Information given:

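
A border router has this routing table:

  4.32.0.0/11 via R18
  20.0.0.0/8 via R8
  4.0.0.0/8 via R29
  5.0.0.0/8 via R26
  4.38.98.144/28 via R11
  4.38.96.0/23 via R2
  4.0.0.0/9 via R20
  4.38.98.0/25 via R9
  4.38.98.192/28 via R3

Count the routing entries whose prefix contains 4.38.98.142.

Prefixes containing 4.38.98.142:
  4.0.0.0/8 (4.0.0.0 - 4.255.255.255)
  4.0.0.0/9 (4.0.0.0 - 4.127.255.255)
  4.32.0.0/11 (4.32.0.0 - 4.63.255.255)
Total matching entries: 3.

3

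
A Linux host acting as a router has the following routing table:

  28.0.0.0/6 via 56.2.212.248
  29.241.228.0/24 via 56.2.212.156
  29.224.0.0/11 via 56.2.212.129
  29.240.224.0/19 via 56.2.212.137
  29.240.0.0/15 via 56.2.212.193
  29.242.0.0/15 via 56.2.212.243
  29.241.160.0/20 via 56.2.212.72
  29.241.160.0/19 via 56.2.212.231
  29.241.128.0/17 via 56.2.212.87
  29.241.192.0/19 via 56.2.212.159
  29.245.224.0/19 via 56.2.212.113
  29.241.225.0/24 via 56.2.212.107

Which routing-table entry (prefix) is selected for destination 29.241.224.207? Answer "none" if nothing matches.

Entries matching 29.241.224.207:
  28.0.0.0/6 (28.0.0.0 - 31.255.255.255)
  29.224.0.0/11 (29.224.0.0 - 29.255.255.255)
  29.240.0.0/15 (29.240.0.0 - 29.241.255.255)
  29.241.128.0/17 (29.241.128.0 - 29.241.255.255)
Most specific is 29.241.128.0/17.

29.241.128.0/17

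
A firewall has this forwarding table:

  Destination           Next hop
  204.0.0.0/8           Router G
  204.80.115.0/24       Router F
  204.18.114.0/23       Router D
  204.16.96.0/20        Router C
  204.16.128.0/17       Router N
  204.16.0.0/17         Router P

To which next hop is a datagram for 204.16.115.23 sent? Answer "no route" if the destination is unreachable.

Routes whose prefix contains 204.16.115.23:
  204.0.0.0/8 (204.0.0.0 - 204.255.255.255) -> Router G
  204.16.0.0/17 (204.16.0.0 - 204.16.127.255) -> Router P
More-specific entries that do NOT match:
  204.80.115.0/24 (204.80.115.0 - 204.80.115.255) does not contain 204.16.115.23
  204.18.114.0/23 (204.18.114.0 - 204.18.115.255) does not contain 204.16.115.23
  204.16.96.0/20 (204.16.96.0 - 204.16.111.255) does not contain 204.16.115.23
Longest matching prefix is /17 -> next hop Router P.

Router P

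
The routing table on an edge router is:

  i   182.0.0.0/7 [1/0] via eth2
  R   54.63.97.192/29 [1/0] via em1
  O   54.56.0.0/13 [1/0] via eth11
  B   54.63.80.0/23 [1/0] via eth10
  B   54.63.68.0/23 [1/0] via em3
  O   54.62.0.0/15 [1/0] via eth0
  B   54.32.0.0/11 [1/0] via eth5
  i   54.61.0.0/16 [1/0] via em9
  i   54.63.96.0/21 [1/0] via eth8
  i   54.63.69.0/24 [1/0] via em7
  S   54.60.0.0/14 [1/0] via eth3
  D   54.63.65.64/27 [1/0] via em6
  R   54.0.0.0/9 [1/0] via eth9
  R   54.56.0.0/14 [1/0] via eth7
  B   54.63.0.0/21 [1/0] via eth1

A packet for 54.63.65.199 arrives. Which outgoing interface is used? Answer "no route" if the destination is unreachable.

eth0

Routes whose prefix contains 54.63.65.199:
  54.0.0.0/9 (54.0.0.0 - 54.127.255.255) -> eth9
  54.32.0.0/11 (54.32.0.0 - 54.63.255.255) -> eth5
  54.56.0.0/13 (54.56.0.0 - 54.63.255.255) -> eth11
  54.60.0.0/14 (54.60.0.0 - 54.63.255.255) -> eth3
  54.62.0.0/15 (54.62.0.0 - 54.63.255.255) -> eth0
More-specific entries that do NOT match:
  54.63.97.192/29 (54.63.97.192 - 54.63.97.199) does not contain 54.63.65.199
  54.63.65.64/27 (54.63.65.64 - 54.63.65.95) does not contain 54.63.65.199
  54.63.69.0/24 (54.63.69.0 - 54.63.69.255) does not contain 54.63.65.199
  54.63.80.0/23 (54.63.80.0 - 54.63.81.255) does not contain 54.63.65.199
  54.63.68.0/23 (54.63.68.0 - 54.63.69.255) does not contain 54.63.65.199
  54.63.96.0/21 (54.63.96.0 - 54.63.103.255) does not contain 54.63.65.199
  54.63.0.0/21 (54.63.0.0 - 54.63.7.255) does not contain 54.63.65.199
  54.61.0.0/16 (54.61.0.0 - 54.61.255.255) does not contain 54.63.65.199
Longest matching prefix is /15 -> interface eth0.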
* * *
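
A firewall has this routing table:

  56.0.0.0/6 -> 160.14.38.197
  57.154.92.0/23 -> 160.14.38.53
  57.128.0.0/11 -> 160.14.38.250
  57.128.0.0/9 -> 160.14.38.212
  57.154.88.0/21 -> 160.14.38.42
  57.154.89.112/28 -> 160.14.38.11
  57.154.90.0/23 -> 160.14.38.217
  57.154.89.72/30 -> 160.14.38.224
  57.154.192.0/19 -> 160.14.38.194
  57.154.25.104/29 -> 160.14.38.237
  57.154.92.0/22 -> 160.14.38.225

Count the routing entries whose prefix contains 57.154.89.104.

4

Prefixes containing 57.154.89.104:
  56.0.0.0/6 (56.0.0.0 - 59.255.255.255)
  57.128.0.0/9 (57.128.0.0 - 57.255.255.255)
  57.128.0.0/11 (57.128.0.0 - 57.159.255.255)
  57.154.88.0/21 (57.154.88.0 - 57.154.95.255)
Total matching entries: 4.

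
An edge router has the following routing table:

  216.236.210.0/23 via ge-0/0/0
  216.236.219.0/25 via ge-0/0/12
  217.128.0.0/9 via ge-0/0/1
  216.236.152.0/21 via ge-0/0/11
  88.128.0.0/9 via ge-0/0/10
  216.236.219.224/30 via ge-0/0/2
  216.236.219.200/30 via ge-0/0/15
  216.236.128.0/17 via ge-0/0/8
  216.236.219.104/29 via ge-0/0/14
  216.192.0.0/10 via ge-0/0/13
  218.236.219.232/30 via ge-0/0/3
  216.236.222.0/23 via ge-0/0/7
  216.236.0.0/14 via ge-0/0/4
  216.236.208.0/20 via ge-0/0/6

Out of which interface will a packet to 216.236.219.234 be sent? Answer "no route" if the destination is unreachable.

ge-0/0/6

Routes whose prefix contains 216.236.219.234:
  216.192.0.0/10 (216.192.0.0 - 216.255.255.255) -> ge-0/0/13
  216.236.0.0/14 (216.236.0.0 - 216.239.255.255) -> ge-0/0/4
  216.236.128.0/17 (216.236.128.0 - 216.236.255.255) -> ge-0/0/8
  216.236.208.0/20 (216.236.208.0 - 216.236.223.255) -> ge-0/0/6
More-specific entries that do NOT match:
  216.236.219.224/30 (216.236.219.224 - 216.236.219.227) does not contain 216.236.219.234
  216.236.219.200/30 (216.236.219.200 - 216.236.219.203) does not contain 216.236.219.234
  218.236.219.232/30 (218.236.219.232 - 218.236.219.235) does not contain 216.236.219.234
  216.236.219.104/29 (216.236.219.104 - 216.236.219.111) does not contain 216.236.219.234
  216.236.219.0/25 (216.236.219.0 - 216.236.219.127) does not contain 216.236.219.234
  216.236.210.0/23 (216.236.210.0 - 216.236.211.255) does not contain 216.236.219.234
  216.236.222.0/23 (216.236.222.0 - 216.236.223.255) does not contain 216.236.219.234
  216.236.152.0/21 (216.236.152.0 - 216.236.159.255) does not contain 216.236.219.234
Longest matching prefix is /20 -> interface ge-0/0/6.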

Work item:
Gather all lines from the records above in which "edge" appears.

Solved problem:
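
The routing table on an edge router is:
An edge router has the following routing table: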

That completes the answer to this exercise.